(Beginning of SUPPLIED RECORDS)

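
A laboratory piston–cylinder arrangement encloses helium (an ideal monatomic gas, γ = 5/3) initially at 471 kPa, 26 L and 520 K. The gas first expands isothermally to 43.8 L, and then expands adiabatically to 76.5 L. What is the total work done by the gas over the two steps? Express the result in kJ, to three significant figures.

Step 1 (isothermal): W = P₁V₁ ln(V₂/V₁) = (12246) ln(43.8/26) = 6387 J.
After step 1: P = 279.6 kPa, V = 43.8 L, T = 520 K.
Step 2 (adiabatic): W = (P₁V₁ − P₂V₂)/(γ−1) = (12246 − 8444)/0.667 = 5703 J.
W_total = 6387 + 5703 = 12090 J.

W_total ≈ 12.1 kJ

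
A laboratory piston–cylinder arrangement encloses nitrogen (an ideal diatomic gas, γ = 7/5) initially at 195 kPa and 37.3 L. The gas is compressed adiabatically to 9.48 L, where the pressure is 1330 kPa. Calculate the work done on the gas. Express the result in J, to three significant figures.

W ≈ 13300 J

Adiabatic: W = (P₁V₁ − P₂V₂)/(γ − 1) with γ = 7/5.
P₁V₁ = 7273 J, P₂V₂ = 12608 J.
W = (7273 − 12608) / 0.4 = -13337 J.
Work on gas = −W_by = 13337 J.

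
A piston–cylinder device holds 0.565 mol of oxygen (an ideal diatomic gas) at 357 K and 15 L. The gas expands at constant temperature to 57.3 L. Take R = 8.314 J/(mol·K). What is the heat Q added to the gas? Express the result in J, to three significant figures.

Isothermal ⇒ ΔU = 0, so Q = W = nRT ln(V₂/V₁).
Q = (0.565)(8.314)(357) ln(57.3/15) = 1677 × 1.34 = 2248 J.

Q ≈ 2250 J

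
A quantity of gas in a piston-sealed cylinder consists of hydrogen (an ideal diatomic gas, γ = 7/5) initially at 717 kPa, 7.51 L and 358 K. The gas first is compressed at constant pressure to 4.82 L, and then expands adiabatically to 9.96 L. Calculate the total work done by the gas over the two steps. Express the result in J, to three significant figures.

W_total ≈ 248 J

Step 1 (isobaric): W = PΔV = (717 kPa)(4.82 − 7.51 L) = -1929 J.
After step 1: P = 717 kPa, V = 4.82 L, T = 229.8 K.
Step 2 (adiabatic): W = (P₁V₁ − P₂V₂)/(γ−1) = (3456 − 2585)/0.4 = 2177 J.
W_total = -1929 + 2177 = 248.3 J.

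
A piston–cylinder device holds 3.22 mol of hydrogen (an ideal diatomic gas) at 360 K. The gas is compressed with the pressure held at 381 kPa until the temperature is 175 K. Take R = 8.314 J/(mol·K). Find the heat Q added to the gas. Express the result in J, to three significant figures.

Isobaric: W = nRΔT = (3.22)(8.314)(-185) = -4953 J.
ΔU = nCᵥΔT with Cᵥ = 5R/2: ΔU = (3.22)(20.79)(-185) = -12382 J.
Q = ΔU + W = -12382 − 4953 = -17334 J.

Q ≈ -17300 J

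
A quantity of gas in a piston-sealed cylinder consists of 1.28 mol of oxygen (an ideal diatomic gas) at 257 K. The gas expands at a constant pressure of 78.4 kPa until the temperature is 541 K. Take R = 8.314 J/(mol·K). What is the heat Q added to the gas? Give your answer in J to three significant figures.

Isobaric: W = nRΔT = (1.28)(8.314)(284) = 3022 J.
ΔU = nCᵥΔT with Cᵥ = 5R/2: ΔU = (1.28)(20.79)(284) = 7556 J.
Q = ΔU + W = 7556 + 3022 = 10578 J.

Q ≈ 10600 J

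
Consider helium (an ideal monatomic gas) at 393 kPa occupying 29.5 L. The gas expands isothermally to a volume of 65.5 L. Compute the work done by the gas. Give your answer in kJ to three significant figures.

W ≈ 9.25 kJ

Isothermal: W = nRT ln(V₂/V₁) = P₁V₁ ln(V₂/V₁).
P₁V₁ = (393 kPa)(29.5 L) = 11594 J.
W = 11594 × ln(65.5/29.5) = 11594 × 0.7977
W_by_gas = 9248 J.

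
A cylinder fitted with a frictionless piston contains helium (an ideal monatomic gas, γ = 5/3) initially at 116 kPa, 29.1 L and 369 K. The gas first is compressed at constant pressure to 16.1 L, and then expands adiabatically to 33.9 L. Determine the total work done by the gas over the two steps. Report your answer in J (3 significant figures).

W_total ≈ -412 J

Step 1 (isobaric): W = PΔV = (116 kPa)(16.1 − 29.1 L) = -1508 J.
After step 1: P = 116 kPa, V = 16.1 L, T = 204.2 K.
Step 2 (adiabatic): W = (P₁V₁ − P₂V₂)/(γ−1) = (1868 − 1137)/0.667 = 1096 J.
W_total = -1508 + 1096 = -411.9 J.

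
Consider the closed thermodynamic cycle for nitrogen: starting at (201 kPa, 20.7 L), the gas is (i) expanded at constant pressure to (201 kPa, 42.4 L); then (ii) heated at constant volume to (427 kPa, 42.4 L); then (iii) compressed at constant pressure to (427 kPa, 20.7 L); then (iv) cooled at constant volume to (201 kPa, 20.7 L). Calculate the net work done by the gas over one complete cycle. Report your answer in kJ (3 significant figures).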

(End of SUPPLIED RECORDS)

THE TASK
Which lines run from the one containing "Consider helium (an" to the final line of the entries? Return those lines exactly, and only those.

YOUR SOLUTION
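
Consider helium (an ideal monatomic gas) at 393 kPa occupying 29.5 L. The gas expands isothermally to a volume of 65.5 L. Compute the work done by the gas. Give your answer in kJ to three significant figures.

W ≈ 9.25 kJ

Isothermal: W = nRT ln(V₂/V₁) = P₁V₁ ln(V₂/V₁).
P₁V₁ = (393 kPa)(29.5 L) = 11594 J.
W = 11594 × ln(65.5/29.5) = 11594 × 0.7977
W_by_gas = 9248 J.

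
A cylinder fitted with a frictionless piston contains helium (an ideal monatomic gas, γ = 5/3) initially at 116 kPa, 29.1 L and 369 K. The gas first is compressed at constant pressure to 16.1 L, and then expands adiabatically to 33.9 L. Determine the total work done by the gas over the two steps. Report your answer in J (3 significant figures).

W_total ≈ -412 J

Step 1 (isobaric): W = PΔV = (116 kPa)(16.1 − 29.1 L) = -1508 J.
After step 1: P = 116 kPa, V = 16.1 L, T = 204.2 K.
Step 2 (adiabatic): W = (P₁V₁ − P₂V₂)/(γ−1) = (1868 − 1137)/0.667 = 1096 J.
W_total = -1508 + 1096 = -411.9 J.

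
Consider the closed thermodynamic cycle for nitrogen: starting at (201 kPa, 20.7 L), the gas is (i) expanded at constant pressure to (201 kPa, 42.4 L); then (ii) heated at constant volume to (427 kPa, 42.4 L); then (iii) compressed at constant pressure to (427 kPa, 20.7 L); then (iv) cooled at constant volume to (201 kPa, 20.7 L). Calculate the net work done by the gas over one complete cycle. Report your answer in kJ (3 significant figures).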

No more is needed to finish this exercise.